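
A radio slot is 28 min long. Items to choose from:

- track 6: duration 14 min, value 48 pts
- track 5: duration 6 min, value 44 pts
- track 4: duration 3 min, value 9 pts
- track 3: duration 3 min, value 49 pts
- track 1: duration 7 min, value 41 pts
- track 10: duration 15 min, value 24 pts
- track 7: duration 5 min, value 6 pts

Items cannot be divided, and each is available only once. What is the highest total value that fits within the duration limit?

150 pts

Check high-value combinations within 28 min:
- track 6+track 5+track 4+track 3: duration 14+6+3+3=26, value 48+44+9+49=150
- track 5+track 4+track 3+track 1+track 7: duration 6+3+3+7+5=24, value 44+9+49+41+6=149
- track 6+track 4+track 3+track 1: duration 14+3+3+7=27, value 48+9+49+41=147
Best: 150 pts.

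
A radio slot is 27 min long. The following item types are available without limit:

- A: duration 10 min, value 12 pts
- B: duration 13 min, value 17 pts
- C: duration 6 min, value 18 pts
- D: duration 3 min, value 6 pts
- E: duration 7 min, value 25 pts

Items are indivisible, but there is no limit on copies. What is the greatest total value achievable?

Best value-per-unit is E at 25/7; filling with it alone gives 3×25 = 75.
Optimal mix: 1×C + 3×E → duration 27, value 93.

93 pts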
____
The task
Extract the listing in its entirety, matching it exactly.

Result of the exercise
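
A radio slot is 28 min long. Items to choose from:

- track 6: duration 14 min, value 48 pts
- track 5: duration 6 min, value 44 pts
- track 4: duration 3 min, value 9 pts
- track 3: duration 3 min, value 49 pts
- track 1: duration 7 min, value 41 pts
- track 10: duration 15 min, value 24 pts
- track 7: duration 5 min, value 6 pts

Items cannot be divided, and each is available only once. What is the highest total value that fits within the duration limit?

150 pts

Check high-value combinations within 28 min:
- track 6+track 5+track 4+track 3: duration 14+6+3+3=26, value 48+44+9+49=150
- track 5+track 4+track 3+track 1+track 7: duration 6+3+3+7+5=24, value 44+9+49+41+6=149
- track 6+track 4+track 3+track 1: duration 14+3+3+7=27, value 48+9+49+41=147
Best: 150 pts.

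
A radio slot is 27 min long. The following item types are available without limit:

- A: duration 10 min, value 12 pts
- B: duration 13 min, value 17 pts
- C: duration 6 min, value 18 pts
- D: duration 3 min, value 6 pts
- E: duration 7 min, value 25 pts

Items are indivisible, but there is no limit on copies. What is the greatest total value achievable?

Best value-per-unit is E at 25/7; filling with it alone gives 3×25 = 75.
Optimal mix: 1×C + 3×E → duration 27, value 93.

93 pts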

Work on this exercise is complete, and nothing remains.